• **PROBLEM**: Show every line below where "function" appears.

[Saved entries]
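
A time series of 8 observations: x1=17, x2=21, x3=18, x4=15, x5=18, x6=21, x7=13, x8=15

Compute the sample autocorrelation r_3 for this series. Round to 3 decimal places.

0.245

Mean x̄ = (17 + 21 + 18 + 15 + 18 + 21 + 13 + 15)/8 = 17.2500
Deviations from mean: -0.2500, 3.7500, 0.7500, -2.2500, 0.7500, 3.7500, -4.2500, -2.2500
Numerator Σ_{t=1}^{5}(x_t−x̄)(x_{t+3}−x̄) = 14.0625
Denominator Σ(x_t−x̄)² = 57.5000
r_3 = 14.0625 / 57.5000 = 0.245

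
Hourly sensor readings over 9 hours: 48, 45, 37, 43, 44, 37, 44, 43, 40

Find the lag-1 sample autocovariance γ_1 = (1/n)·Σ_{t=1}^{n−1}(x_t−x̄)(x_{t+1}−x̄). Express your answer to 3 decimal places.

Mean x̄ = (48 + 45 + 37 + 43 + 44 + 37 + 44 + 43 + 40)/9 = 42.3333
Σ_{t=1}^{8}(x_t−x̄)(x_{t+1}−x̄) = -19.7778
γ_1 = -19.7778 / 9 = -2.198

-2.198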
---
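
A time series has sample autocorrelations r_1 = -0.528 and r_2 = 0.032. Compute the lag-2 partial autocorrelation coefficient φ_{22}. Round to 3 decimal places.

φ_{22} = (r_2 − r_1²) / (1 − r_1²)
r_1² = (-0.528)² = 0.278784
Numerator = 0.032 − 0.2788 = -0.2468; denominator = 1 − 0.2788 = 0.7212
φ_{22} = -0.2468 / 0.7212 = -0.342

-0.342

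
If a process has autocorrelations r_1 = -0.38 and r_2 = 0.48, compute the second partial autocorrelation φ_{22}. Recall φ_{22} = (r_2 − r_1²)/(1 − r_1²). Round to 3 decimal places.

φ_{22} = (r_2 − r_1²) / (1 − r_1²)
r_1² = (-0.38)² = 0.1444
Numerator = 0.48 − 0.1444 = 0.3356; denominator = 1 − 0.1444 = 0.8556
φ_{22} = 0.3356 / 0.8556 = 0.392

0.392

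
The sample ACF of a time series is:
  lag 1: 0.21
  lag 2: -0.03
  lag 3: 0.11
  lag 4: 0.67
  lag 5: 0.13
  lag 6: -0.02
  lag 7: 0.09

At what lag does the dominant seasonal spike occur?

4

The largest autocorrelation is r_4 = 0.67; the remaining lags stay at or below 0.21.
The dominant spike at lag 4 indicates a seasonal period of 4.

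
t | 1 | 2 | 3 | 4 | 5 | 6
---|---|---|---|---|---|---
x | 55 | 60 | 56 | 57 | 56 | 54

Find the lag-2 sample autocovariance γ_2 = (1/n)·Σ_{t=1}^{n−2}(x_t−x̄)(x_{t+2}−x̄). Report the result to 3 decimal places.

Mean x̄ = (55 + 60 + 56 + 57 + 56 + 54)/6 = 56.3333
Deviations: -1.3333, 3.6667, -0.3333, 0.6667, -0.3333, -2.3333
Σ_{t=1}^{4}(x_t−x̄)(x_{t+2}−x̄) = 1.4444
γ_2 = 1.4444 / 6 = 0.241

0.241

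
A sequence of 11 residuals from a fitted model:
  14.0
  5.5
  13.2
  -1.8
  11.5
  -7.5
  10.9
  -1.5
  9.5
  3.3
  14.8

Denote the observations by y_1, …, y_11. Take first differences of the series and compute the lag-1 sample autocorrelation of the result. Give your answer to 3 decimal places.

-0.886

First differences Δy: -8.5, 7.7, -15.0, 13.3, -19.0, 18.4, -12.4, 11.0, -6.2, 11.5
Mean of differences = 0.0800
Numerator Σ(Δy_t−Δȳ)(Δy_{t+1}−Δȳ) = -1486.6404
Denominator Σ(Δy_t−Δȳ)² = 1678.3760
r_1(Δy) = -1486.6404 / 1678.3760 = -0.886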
...
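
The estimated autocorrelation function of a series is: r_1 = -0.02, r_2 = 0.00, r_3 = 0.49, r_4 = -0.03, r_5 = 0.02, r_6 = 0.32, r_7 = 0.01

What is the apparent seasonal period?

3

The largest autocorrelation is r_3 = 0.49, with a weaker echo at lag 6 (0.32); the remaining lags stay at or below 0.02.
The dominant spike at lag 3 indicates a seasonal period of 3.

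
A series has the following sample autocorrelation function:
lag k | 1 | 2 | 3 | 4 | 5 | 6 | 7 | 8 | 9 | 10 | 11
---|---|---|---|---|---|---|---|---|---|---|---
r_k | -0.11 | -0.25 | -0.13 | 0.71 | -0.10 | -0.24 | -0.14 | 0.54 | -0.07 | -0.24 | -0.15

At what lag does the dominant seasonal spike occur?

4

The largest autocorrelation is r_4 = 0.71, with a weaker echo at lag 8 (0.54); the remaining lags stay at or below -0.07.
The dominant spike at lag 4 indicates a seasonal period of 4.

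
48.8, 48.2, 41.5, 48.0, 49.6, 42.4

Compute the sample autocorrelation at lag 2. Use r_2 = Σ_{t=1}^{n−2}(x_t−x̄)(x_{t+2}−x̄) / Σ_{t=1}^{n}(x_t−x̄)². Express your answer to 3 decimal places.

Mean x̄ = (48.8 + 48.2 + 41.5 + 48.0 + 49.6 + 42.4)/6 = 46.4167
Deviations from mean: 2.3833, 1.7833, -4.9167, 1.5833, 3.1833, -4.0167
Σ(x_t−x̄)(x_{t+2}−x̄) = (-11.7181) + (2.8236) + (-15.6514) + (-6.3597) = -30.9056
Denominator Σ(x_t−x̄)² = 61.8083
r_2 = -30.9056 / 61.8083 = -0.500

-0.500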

• **YOUR SOLUTION**:
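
The estimated autocorrelation function of a series is: r_1 = -0.02, r_2 = 0.00, r_3 = 0.49, r_4 = -0.03, r_5 = 0.02, r_6 = 0.32, r_7 = 0.01
A series has the following sample autocorrelation function: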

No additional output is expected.